_Data entries_.
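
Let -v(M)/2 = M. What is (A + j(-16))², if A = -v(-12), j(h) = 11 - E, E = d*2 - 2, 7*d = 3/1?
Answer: 6889/49 ≈ 140.59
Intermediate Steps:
d = 3/7 (d = (3/1)/7 = (3*1)/7 = (⅐)*3 = 3/7 ≈ 0.42857)
v(M) = -2*M
E = -8/7 (E = (3/7)*2 - 2 = 6/7 - 2 = -8/7 ≈ -1.1429)
j(h) = 85/7 (j(h) = 11 - 1*(-8/7) = 11 + 8/7 = 85/7)
A = -24 (A = -(-2)*(-12) = -1*24 = -24)
(A + j(-16))² = (-24 + 85/7)² = (-83/7)² = 6889/49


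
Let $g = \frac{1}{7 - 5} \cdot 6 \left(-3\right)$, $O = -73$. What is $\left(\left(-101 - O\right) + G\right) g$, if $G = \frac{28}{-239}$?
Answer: $\frac{60480}{239} \approx 253.05$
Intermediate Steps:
$G = - \frac{28}{239}$ ($G = 28 \left(- \frac{1}{239}\right) = - \frac{28}{239} \approx -0.11715$)
$g = -9$ ($g = \frac{1}{2} \cdot 6 \left(-3\right) = 3 \left(-3\right) = -9$)
$\left(\left(-101 - O\right) + G\right) g = \left(\left(-101 - -73\right) - \frac{28}{239}\right) \left(-9\right) = \left(\left(-101 + 73\right) - \frac{28}{239}\right) \left(-9\right) = \left(-28 - \frac{28}{239}\right) \left(-9\right) = \left(- \frac{6720}{239}\right) \left(-9\right) = \frac{60480}{239}$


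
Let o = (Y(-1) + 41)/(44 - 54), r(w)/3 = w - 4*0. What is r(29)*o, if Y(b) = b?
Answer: -348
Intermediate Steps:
r(w) = 3*w (r(w) = 3*(w - 4*0) = 3*(w + 0) = 3*w)
o = -4 (o = (-1 + 41)/(44 - 54) = 40/(-10) = 40*(-⅒) = -4)
r(29)*o = (3*29)*(-4) = 87*(-4) = -348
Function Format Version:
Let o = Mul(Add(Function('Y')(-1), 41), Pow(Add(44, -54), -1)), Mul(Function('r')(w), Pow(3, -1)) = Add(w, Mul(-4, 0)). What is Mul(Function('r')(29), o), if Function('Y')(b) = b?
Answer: -348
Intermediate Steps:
Function('r')(w) = Mul(3, w) (Function('r')(w) = Mul(3, Add(w, Mul(-4, 0))) = Mul(3, Add(w, 0)) = Mul(3, w))
o = -4 (o = Mul(Add(-1, 41), Pow(Add(44, -54), -1)) = Mul(40, Pow(-10, -1)) = Mul(40, Rational(-1, 10)) = -4)
Mul(Function('r')(29), o) = Mul(Mul(3, 29), -4) = Mul(87, -4) = -348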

_PROBLEM DETAILS_. Filter the records above for lines containing the word "What", and copy those lines.

_EXPECTED OUTPUT_.
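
Let -v(M)/2 = M. What is (A + j(-16))², if A = -v(-12), j(h) = 11 - E, E = d*2 - 2, 7*d = 3/1?
Let $g = \frac{1}{7 - 5} \cdot 6 \left(-3\right)$, $O = -73$. What is $\left(\left(-101 - O\right) + G\right) g$, if $G = \frac{28}{-239}$?
Let o = (Y(-1) + 41)/(44 - 54), r(w)/3 = w - 4*0. What is r(29)*o, if Y(b) = b?
Let o = Mul(Add(Function('Y')(-1), 41), Pow(Add(44, -54), -1)), Mul(Function('r')(w), Pow(3, -1)) = Add(w, Mul(-4, 0)). What is Mul(Function('r')(29), o), if Function('Y')(b) = b?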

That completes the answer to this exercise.